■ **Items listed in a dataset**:
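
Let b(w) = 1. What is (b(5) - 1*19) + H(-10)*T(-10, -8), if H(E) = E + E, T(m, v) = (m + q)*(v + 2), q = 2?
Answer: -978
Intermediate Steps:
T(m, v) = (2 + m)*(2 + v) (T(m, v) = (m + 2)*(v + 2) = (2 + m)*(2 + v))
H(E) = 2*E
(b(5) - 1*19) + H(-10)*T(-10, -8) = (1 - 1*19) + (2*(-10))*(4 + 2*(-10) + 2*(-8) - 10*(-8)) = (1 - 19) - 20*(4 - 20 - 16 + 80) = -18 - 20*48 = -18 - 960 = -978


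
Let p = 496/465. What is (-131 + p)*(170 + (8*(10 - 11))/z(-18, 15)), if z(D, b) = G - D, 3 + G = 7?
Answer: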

...

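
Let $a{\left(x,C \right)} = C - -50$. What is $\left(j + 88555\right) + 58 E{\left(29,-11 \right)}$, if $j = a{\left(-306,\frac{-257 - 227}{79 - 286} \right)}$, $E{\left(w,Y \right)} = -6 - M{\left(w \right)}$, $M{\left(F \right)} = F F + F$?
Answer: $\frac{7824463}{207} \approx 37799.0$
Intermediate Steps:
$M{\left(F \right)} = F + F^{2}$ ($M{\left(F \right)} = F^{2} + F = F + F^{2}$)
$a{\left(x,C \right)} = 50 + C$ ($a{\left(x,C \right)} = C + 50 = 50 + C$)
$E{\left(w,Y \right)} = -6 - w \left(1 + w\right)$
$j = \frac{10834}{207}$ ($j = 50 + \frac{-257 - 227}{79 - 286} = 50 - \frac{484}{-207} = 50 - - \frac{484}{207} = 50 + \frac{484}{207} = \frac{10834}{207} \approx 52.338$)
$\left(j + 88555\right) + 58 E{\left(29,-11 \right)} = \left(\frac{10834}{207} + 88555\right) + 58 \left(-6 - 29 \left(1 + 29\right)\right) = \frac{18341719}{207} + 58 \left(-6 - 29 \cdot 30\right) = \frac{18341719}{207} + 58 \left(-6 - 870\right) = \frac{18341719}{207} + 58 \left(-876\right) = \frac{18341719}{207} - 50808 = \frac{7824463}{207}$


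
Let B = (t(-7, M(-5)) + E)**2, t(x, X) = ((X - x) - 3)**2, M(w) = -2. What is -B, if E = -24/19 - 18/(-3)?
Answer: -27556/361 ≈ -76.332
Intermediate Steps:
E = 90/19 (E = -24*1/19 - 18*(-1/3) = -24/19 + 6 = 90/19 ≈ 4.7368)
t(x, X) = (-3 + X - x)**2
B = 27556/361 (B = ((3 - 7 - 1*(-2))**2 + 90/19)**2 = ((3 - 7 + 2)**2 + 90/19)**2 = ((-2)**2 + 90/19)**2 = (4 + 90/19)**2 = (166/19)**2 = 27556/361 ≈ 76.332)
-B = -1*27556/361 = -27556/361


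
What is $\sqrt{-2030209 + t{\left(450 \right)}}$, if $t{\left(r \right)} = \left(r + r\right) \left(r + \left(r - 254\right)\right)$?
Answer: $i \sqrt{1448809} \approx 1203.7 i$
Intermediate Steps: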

■ **Your goal**:
Which lines in the data above contain "sqrt"? Show each one.

■ **Result for this exercise**:
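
What is $\sqrt{-2030209 + t{\left(450 \right)}}$, if $t{\left(r \right)} = \left(r + r\right) \left(r + \left(r - 254\right)\right)$?
Answer: $i \sqrt{1448809} \approx 1203.7 i$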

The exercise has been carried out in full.